(Records contained in a dataset)
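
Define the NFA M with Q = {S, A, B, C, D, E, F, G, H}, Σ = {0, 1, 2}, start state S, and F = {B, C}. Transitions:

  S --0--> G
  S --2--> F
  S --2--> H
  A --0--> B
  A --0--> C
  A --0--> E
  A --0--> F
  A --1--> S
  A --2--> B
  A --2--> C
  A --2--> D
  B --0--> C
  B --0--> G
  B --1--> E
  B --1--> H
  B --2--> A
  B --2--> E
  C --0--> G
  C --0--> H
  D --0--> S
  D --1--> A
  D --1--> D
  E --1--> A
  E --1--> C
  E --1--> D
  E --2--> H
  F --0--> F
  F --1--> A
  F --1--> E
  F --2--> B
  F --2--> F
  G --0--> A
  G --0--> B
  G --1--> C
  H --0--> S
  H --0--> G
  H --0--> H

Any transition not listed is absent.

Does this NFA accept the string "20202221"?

Yes

Start in {S}.
Read '2': S→{F, H}; now {F, H}.
Read '0': F→{F}, H→{S, G, H}; now {S, F, G, H}.
Read '2': S→{F, H}, F→{B, F}, G→∅, H→∅; now {B, F, H}.
Read '0': B→{C, G}, F→{F}, H→{S, G, H}; now {S, C, F, G, H}.
Read '2': S→{F, H}, C→∅, F→{B, F}, G→∅, H→∅; now {B, F, H}.
Read '2': B→{A, E}, F→{B, F}, H→∅; now {A, B, E, F}.
Read '2': A→{B, C, D}, B→{A, E}, E→{H}, F→{B, F}; now {A, B, C, D, E, F, H}.
Read '1': A→{S}, B→{E, H}, C→∅, D→{A, D}, E→{A, C, D}, F→{A, E}, H→∅; now {S, A, C, D, E, H}.
The final set {S, A, C, D, E, H} contains the accepting state C.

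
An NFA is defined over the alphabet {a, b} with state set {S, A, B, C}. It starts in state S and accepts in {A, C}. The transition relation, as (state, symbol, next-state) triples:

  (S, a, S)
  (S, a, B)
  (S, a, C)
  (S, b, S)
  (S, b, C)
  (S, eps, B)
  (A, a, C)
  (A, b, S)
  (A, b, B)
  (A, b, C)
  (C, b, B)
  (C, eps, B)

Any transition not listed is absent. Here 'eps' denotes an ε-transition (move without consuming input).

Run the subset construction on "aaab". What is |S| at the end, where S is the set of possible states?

3

Start: ε-closure({S}) = {S, B}.
Read 'a': {S, B} → {S, B, C}.
Read 'a': {S, B, C} → {S, B, C}.
Read 'a': {S, B, C} → {S, B, C}.
Read 'b': {S, B, C} → {S, B, C}.
That set has 3 states.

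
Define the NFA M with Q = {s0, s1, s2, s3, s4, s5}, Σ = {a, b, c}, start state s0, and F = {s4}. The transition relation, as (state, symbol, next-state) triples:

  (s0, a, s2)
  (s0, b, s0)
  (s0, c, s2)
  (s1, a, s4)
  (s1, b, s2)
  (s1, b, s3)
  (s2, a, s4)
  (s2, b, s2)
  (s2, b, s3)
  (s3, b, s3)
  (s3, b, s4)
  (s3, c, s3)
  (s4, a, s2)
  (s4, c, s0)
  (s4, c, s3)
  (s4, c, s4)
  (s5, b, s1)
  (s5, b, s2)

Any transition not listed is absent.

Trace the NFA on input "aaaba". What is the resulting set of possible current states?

{s4}

Start in {s0}.
Read 'a': {s0} → {s2}.
Read 'a': {s2} → {s4}.
Read 'a': {s4} → {s2}.
Read 'b': {s2} → {s2, s3}.
Read 'a': {s2, s3} → {s4}.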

## Your goal
For each line above that carries the word "symbol", copy it out.

## Exercise result
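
An NFA is defined over the alphabet {a, b} with state set {S, A, B, C}. It starts in state S and accepts in {A, C}. The transition relation, as (state, symbol, next-state) triples:
Define the NFA M with Q = {s0, s1, s2, s3, s4, s5}, Σ = {a, b, c}, start state s0, and F = {s4}. The transition relation, as (state, symbol, next-state) triples: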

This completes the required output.